• _PROBLEM TO SOLVE_: Report each line of the entries that contains the word "beats", copied in full.

** Opening MATERIAL FOR THIS EXERCISE block **

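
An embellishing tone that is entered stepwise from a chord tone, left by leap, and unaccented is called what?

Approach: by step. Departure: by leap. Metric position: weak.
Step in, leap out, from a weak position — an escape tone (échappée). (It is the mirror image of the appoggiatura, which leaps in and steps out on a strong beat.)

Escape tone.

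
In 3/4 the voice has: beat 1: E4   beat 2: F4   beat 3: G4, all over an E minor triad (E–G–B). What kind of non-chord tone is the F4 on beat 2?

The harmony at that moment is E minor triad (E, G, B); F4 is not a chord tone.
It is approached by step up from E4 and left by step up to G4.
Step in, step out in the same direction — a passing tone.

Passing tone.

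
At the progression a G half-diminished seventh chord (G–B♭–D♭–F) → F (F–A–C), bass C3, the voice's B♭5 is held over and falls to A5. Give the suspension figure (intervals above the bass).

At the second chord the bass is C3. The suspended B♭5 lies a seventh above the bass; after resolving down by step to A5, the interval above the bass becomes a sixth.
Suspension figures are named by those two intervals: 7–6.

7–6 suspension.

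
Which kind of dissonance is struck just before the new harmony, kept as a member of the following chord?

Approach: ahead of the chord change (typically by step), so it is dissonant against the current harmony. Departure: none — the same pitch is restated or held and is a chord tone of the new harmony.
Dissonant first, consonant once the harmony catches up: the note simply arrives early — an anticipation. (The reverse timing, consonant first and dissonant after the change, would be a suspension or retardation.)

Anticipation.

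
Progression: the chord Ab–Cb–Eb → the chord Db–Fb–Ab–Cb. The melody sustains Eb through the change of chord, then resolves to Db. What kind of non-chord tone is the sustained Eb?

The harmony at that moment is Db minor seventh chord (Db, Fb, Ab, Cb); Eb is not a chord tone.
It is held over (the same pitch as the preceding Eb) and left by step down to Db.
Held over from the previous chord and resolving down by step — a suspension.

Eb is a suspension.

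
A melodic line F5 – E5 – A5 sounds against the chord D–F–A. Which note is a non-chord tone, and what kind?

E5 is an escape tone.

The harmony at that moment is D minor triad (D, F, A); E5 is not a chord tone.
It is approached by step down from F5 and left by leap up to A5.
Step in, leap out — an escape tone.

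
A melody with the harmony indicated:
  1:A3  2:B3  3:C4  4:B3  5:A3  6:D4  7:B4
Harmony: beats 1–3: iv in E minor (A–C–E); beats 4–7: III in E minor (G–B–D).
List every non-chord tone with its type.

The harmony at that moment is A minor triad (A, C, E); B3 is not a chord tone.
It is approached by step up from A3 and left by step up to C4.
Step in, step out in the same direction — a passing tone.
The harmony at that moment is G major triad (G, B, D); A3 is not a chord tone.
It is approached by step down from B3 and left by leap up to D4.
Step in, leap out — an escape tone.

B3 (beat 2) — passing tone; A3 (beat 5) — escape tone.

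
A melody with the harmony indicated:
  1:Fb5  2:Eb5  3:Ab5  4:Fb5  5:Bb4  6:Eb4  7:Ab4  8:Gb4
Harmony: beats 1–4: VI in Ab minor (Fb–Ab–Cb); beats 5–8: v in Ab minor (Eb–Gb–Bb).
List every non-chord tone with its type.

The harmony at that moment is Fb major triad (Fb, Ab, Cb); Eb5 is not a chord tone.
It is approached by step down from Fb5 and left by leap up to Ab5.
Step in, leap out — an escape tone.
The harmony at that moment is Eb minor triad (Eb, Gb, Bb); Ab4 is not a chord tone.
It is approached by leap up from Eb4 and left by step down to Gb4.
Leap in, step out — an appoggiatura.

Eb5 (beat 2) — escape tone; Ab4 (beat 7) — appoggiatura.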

** Closing MATERIAL FOR THIS EXERCISE block **
** Opening MATERIAL FOR THIS EXERCISE block **

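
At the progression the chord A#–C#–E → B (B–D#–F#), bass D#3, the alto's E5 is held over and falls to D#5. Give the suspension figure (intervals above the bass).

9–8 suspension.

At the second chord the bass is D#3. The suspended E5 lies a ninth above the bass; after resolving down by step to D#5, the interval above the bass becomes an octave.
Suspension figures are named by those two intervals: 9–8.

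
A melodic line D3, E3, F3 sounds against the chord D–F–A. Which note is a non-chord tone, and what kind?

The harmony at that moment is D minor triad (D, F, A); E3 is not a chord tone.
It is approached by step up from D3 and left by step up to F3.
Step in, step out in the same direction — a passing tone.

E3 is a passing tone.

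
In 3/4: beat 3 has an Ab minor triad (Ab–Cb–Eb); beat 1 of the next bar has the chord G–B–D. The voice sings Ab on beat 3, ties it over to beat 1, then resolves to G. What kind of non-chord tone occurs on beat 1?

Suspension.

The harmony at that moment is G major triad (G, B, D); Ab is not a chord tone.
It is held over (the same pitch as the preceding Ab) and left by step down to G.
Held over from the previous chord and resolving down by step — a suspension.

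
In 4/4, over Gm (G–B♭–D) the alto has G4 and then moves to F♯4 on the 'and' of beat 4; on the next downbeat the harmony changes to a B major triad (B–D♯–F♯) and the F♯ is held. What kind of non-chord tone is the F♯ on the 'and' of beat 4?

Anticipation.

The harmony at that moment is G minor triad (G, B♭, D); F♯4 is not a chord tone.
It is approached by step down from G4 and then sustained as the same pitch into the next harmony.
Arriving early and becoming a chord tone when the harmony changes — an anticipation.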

** Closing MATERIAL FOR THIS EXERCISE block **

• _RESULT FOR THIS EXERCISE_:
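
Harmony: beats 1–3: iv in E minor (A–C–E); beats 4–7: III in E minor (G–B–D).
Harmony: beats 1–4: VI in Ab minor (Fb–Ab–Cb); beats 5–8: v in Ab minor (Eb–Gb–Bb).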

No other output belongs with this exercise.